What the exercise asks →
A word-for-word transcription of the listing is all that is needed.

Material provided →

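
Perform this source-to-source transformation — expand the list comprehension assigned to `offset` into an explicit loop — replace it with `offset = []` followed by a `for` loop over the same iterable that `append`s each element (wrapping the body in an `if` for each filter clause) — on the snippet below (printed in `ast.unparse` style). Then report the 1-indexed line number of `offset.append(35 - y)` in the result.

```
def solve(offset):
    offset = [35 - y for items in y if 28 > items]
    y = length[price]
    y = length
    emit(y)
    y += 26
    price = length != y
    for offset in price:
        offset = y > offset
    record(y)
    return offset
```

5

Transformed code:
def solve(offset):
    offset = []
    for items in y:
        if 28 > items:
            offset.append(35 - y)
    y = length[price]
    y = length
    emit(y)
    y += 26
    price = length != y
    for offset in price:
        offset = y > offset
    record(y)
    return offset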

Exercise output →
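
Perform this source-to-source transformation — expand the list comprehension assigned to `offset` into an explicit loop — replace it with `offset = []` followed by a `for` loop over the same iterable that `append`s each element (wrapping the body in an `if` for each filter clause) — on the snippet below (printed in `ast.unparse` style). Then report the 1-indexed line number of `offset.append(35 - y)` in the result.

```
def solve(offset):
    offset = [35 - y for items in y if 28 > items]
    y = length[price]
    y = length
    emit(y)
    y += 26
    price = length != y
    for offset in price:
        offset = y > offset
    record(y)
    return offset
```

5

Transformed code:
def solve(offset):
    offset = []
    for items in y:
        if 28 > items:
            offset.append(35 - y)
    y = length[price]
    y = length
    emit(y)
    y += 26
    price = length != y
    for offset in price:
        offset = y > offset
    record(y)
    return offset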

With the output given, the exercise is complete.